- [Task directions] Only the lines from the first line of the material below to the line containing "0 1 0 0 1 0 0 0 0", inclusive, should be copied, each exactly as written.

- [Data for this exercise]
################

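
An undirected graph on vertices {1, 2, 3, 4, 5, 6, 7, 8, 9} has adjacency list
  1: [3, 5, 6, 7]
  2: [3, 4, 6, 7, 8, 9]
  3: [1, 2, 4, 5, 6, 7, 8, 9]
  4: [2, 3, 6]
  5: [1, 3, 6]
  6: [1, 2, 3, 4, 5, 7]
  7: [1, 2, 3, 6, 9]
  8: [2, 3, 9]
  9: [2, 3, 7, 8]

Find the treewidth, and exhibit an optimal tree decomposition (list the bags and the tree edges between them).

Every bag has size at most 4, so the width is 4 − 1 = 3 and tw(G) ≤ 3. Conversely, {1, 3, 5, 6} is a clique of size 4, and the vertices of any clique must share a bag in every tree decomposition; so some bag has ≥ 4 vertices and tw(G) ≥ 3. Hence tw(G) = 3 exactly.

Treewidth 3.
One optimal decomposition is:
Bags: B1 = {2, 3, 6, 7}  B2 = {2, 3, 4, 6}  B3 = {1, 3, 6, 7}  B4 = {1, 3, 5, 6}  B5 = {2, 3, 7, 9}  B6 = {2, 3, 8, 9}
Tree: B1–B2, B1–B3, B3–B4, B1–B5, B5–B6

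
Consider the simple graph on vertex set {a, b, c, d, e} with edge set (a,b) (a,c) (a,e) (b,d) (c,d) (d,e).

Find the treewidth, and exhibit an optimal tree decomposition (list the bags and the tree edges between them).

Every bag has size at most 3, so the width is 3 − 1 = 2 and tw(G) ≤ 2. The edges a–b–d–c–a form a cycle, so G is not a tree and its treewidth is at least 2. Combining the bounds, tw(G) = 2.

Treewidth 2.
One optimal decomposition is:
Bags: B1 = {a, b, d}  B2 = {a, c, d}  B3 = {a, d, e}
Tree: B1–B2, B2–B3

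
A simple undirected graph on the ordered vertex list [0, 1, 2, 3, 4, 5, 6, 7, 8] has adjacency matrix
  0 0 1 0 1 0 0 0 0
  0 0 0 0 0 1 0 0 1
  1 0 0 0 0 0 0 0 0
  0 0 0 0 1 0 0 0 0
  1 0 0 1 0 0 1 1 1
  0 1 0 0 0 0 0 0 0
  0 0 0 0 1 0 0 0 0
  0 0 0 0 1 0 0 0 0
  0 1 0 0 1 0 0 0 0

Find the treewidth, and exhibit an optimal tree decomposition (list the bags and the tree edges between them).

Treewidth 1.
One optimal decomposition is:
Bags: B1 = {4, 6}  B2 = {0, 4}  B3 = {4, 8}  B4 = {1, 8}  B5 = {0, 2}  B6 = {4, 7}  B7 = {3, 4}  B8 = {1, 5}
Tree: B1–B2, B2–B3, B3–B4, B2–B5, B2–B6, B3–B7, B4–B8

Every bag has size at most 2, so the width is 2 − 1 = 1 and tw(G) ≤ 1. Since G has at least one edge (e.g. 6–4), it is not an edgeless graph, so tw(G) ≥ 1. Hence tw(G) = 1 exactly.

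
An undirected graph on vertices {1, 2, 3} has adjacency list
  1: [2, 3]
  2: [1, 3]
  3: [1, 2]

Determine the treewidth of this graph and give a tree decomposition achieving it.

A single bag containing all 3 vertices is trivially a valid decomposition of width 2. On the other hand G contains the 3-clique {1, 2, 3}. A clique must lie in a single bag of any decomposition, so no decomposition can have width below 2. The upper and lower bounds meet at 2, so that is the treewidth.

Treewidth 2.
One optimal decomposition is:
Bags: B1 = {1, 2, 3}
Tree: (single bag)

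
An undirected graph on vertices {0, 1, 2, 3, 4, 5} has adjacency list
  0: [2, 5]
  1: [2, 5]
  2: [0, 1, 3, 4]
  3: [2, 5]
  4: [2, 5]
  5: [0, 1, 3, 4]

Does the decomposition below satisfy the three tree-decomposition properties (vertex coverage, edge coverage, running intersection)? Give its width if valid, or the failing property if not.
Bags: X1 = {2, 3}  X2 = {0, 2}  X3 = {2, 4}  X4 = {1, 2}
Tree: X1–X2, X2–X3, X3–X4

No — vertex 5 appears in no bag.

A tree decomposition must satisfy three properties: every vertex lies in some bag; for every edge, both endpoints lie together in some bag; and for every vertex, the bags containing it form a connected subtree. Here vertex 5 appears in no bag, so the decomposition is invalid.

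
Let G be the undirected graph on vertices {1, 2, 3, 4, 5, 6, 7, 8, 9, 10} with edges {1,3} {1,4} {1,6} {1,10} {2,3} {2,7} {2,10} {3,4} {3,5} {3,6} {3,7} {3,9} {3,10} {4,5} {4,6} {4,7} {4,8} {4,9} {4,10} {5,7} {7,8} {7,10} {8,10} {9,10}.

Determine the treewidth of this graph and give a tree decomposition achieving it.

Treewidth 3.
One such decomposition:
Bags: B1 = {3, 4, 7, 10}  B2 = {3, 4, 9, 10}  B3 = {1, 3, 4, 10}  B4 = {3, 4, 5, 7}  B5 = {2, 3, 7, 10}  B6 = {1, 3, 4, 6}  B7 = {4, 7, 8, 10}
Tree: B1–B2, B2–B3, B1–B4, B1–B5, B3–B6, B1–B7

Every bag has size at most 4, so the width is 4 − 1 = 3 and tw(G) ≤ 3. For the lower bound, the 4 vertices {4, 7, 8, 10} are pairwise adjacent, and any tree decomposition puts a clique entirely inside one bag — forcing width ≥ 3. Therefore the treewidth is 3.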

################

- [The answer]
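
An undirected graph on vertices {1, 2, 3, 4, 5, 6, 7, 8, 9} has adjacency list
  1: [3, 5, 6, 7]
  2: [3, 4, 6, 7, 8, 9]
  3: [1, 2, 4, 5, 6, 7, 8, 9]
  4: [2, 3, 6]
  5: [1, 3, 6]
  6: [1, 2, 3, 4, 5, 7]
  7: [1, 2, 3, 6, 9]
  8: [2, 3, 9]
  9: [2, 3, 7, 8]

Find the treewidth, and exhibit an optimal tree decomposition (list the bags and the tree edges between them).

Every bag has size at most 4, so the width is 4 − 1 = 3 and tw(G) ≤ 3. Conversely, {1, 3, 5, 6} is a clique of size 4, and the vertices of any clique must share a bag in every tree decomposition; so some bag has ≥ 4 vertices and tw(G) ≥ 3. Hence tw(G) = 3 exactly.

Treewidth 3.
One optimal decomposition is:
Bags: B1 = {2, 3, 6, 7}  B2 = {2, 3, 4, 6}  B3 = {1, 3, 6, 7}  B4 = {1, 3, 5, 6}  B5 = {2, 3, 7, 9}  B6 = {2, 3, 8, 9}
Tree: B1–B2, B1–B3, B3–B4, B1–B5, B5–B6

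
Consider the simple graph on vertex set {a, b, c, d, e} with edge set (a,b) (a,c) (a,e) (b,d) (c,d) (d,e).

Find the treewidth, and exhibit an optimal tree decomposition (list the bags and the tree edges between them).

Every bag has size at most 3, so the width is 3 − 1 = 2 and tw(G) ≤ 2. The edges a–b–d–c–a form a cycle, so G is not a tree and its treewidth is at least 2. Combining the bounds, tw(G) = 2.

Treewidth 2.
One optimal decomposition is:
Bags: B1 = {a, b, d}  B2 = {a, c, d}  B3 = {a, d, e}
Tree: B1–B2, B2–B3

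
A simple undirected graph on the ordered vertex list [0, 1, 2, 3, 4, 5, 6, 7, 8] has adjacency matrix
  0 0 1 0 1 0 0 0 0
  0 0 0 0 0 1 0 0 1
  1 0 0 0 0 0 0 0 0
  0 0 0 0 1 0 0 0 0
  1 0 0 1 0 0 1 1 1
  0 1 0 0 0 0 0 0 0
  0 0 0 0 1 0 0 0 0
  0 0 0 0 1 0 0 0 0
  0 1 0 0 1 0 0 0 0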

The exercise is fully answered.